The problem: Write out the data again in full, exactly as it reads.

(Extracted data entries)
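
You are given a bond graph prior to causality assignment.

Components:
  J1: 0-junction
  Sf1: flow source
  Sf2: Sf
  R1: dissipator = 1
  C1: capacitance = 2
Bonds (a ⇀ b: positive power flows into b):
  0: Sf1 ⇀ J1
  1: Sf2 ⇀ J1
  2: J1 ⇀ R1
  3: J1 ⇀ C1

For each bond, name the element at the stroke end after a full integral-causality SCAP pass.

#0 |Sf1
#1 |Sf2
#2 |R1
#3 |J1

bond 0 →Sf1  (source Sf1 imposes f)
bond 1 →Sf2  (Sf2: flow source, stroke at near end)
bond 3 →J1  (C1 integral (e out))
bond 2 →R1  (J1 effort already set via bond 3)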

Solution to this task:
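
You are given a bond graph prior to causality assignment.

Components:
  J1: 0-junction
  Sf1: flow source
  Sf2: Sf
  R1: dissipator = 1
  C1: capacitance = 2
Bonds (a ⇀ b: positive power flows into b):
  0: Sf1 ⇀ J1
  1: Sf2 ⇀ J1
  2: J1 ⇀ R1
  3: J1 ⇀ C1

For each bond, name the element at the stroke end after a full integral-causality SCAP pass.

#0 |Sf1
#1 |Sf2
#2 |R1
#3 |J1

bond 0 →Sf1  (source Sf1 imposes f)
bond 1 →Sf2  (Sf2: flow source, stroke at near end)
bond 3 →J1  (C1 integral (e out))
bond 2 →R1  (J1 effort already set via bond 3)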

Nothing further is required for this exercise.